REQUIRED WORK:
State how many lines in the records hold the word "encounters", giving the number and no other text.

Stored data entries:
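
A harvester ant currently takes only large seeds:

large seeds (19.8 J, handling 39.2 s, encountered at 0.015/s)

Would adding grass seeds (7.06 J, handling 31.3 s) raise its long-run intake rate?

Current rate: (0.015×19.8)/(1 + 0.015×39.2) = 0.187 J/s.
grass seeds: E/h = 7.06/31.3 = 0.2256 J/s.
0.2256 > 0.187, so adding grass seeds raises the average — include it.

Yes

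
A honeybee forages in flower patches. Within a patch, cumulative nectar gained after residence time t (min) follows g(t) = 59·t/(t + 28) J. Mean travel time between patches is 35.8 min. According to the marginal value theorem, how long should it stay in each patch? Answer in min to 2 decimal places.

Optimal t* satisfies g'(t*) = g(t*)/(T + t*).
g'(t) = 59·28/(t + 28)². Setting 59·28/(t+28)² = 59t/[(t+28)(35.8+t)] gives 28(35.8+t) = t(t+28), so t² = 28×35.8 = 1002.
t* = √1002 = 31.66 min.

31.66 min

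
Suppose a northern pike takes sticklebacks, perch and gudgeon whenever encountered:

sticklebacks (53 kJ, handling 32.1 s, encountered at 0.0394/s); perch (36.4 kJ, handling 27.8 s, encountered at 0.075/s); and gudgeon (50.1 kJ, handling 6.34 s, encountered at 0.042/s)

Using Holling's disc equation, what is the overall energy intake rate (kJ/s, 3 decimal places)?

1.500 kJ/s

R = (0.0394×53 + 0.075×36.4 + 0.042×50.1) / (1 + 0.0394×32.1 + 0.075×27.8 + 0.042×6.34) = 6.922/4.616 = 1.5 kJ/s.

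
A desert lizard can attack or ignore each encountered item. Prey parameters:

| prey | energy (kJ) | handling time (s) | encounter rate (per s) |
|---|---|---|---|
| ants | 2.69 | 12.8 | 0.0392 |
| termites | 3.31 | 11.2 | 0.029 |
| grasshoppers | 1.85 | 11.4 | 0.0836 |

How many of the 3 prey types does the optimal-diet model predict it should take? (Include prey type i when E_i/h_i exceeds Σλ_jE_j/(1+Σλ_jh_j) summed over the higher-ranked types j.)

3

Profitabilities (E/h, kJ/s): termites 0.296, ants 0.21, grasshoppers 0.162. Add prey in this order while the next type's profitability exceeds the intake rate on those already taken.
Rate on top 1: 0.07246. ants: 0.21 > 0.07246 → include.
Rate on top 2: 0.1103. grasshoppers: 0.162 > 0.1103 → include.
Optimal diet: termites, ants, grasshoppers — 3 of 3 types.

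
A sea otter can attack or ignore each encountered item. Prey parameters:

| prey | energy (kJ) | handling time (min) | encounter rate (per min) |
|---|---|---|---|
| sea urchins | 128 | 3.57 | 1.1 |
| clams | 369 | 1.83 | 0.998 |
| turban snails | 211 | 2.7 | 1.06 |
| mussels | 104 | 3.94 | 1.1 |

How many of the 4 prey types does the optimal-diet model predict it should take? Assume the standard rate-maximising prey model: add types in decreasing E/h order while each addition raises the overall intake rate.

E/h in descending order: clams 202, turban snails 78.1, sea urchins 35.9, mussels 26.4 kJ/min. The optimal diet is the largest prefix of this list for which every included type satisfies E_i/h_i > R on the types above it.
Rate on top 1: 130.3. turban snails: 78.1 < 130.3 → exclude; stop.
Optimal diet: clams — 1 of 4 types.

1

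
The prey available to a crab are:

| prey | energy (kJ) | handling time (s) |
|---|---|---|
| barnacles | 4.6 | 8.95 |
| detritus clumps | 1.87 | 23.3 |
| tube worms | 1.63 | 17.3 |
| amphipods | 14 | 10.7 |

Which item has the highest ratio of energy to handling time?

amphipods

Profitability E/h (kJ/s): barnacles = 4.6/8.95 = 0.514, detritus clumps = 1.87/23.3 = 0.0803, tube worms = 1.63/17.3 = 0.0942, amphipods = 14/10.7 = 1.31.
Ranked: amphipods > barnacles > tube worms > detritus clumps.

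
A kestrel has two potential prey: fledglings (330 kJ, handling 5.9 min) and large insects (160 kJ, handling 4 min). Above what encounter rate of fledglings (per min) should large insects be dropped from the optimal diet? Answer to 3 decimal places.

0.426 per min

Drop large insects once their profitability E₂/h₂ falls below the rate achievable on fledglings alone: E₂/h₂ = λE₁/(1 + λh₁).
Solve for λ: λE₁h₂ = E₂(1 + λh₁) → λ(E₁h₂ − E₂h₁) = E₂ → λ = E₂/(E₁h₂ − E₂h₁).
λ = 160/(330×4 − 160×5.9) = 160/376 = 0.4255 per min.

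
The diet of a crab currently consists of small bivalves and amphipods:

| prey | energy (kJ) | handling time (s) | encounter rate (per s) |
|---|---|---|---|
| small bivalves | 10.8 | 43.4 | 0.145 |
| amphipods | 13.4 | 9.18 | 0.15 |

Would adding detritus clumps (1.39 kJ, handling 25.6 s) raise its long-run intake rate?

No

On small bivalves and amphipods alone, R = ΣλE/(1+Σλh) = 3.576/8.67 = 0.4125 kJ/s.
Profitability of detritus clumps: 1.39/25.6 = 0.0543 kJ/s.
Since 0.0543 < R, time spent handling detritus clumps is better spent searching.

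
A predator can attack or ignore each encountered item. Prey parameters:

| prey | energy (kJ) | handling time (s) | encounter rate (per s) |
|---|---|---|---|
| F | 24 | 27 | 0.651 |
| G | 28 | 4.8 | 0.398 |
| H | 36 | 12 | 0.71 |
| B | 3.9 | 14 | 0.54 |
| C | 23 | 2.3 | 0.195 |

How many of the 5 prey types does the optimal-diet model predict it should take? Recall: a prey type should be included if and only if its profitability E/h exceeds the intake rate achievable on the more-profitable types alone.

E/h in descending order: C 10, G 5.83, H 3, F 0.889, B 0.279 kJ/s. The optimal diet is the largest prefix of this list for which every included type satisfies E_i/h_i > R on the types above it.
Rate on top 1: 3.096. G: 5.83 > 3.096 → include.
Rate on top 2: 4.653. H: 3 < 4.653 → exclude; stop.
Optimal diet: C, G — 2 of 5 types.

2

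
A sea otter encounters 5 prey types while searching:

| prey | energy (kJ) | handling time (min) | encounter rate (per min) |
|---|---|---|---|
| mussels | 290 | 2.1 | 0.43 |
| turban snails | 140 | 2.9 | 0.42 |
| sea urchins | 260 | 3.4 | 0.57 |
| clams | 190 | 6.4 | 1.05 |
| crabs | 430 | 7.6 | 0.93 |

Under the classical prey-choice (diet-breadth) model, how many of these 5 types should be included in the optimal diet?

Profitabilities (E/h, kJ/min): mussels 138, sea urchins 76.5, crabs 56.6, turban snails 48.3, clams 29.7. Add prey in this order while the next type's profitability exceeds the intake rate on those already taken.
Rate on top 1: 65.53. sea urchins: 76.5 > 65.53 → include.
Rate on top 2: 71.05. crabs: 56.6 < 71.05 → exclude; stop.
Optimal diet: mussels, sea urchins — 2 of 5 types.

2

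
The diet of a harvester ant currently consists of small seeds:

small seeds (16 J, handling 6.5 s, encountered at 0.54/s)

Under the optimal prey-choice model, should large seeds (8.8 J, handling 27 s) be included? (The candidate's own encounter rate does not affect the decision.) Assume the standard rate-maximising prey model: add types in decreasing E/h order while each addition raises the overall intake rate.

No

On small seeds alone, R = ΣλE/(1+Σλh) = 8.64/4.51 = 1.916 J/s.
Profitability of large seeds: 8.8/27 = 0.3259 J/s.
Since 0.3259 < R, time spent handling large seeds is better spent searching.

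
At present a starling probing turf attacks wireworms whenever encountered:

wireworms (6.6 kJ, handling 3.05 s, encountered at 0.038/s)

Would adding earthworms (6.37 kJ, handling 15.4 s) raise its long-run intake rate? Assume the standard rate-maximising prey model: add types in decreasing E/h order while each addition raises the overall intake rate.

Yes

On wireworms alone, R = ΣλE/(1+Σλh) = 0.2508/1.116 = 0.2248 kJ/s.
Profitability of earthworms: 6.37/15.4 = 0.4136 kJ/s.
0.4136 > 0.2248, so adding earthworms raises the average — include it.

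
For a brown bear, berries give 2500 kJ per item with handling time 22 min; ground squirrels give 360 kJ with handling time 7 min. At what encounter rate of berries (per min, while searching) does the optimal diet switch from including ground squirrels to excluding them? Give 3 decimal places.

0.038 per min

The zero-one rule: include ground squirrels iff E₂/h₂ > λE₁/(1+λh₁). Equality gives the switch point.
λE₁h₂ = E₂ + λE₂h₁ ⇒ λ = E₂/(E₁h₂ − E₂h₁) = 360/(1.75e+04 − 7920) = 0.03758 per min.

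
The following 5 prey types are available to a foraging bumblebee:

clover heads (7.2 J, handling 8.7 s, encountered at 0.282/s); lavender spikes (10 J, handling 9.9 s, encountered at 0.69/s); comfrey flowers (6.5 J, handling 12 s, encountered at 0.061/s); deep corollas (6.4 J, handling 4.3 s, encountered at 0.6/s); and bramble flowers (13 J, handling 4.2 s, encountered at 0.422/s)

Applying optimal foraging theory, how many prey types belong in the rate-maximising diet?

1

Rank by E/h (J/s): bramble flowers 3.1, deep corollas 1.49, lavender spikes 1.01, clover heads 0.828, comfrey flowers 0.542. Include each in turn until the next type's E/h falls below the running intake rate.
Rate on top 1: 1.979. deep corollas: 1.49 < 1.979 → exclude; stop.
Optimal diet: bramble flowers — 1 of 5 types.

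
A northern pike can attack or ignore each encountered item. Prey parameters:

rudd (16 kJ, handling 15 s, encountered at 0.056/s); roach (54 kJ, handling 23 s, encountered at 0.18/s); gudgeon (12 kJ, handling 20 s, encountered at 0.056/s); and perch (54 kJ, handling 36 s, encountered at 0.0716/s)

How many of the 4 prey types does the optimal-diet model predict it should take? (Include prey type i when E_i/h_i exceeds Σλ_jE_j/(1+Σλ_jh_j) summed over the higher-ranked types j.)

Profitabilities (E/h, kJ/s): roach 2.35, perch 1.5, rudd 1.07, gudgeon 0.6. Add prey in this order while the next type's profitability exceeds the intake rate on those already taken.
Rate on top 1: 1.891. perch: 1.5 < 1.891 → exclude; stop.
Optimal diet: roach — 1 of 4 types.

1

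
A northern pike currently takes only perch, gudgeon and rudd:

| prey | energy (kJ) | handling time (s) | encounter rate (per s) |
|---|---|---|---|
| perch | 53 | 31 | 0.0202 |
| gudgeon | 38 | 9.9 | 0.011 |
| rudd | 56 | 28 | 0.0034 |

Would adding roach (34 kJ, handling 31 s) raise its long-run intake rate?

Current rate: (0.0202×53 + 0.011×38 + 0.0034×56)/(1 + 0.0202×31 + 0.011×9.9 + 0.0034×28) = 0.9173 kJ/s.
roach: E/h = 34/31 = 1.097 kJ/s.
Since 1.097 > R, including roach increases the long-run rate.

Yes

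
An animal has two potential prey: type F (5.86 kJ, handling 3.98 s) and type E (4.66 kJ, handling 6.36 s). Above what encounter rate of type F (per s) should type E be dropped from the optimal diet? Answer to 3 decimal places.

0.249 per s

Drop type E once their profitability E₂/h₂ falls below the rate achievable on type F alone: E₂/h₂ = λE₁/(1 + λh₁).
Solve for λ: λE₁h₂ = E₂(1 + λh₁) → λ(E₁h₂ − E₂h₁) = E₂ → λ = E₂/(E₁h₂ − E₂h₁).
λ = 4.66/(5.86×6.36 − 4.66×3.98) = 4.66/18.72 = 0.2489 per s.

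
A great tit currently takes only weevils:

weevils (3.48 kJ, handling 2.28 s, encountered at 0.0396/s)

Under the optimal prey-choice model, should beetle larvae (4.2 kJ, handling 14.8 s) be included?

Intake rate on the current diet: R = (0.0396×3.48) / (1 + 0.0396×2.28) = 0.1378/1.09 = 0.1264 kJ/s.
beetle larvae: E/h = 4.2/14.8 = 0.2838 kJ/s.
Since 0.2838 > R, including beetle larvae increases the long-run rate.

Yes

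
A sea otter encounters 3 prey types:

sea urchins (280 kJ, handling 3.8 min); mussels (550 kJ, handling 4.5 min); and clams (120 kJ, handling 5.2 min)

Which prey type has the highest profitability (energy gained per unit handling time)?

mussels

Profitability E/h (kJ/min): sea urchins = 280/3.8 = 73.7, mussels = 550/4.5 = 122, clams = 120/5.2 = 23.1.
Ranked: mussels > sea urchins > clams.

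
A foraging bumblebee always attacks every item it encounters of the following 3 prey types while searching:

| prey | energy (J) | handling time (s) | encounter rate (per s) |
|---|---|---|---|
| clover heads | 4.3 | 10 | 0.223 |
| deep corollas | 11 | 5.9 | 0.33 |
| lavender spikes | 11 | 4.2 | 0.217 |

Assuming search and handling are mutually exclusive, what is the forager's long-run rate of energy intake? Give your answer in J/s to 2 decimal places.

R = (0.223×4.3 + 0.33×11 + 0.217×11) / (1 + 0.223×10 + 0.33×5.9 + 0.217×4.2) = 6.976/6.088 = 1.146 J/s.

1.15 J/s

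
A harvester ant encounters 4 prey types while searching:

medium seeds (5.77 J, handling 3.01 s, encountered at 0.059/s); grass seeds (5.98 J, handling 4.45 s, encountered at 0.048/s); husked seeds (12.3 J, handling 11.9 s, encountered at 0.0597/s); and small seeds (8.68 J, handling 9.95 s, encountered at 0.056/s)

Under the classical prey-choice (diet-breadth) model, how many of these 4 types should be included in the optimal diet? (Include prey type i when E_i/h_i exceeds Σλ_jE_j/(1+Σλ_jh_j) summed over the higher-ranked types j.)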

TASK OUTPUT:
4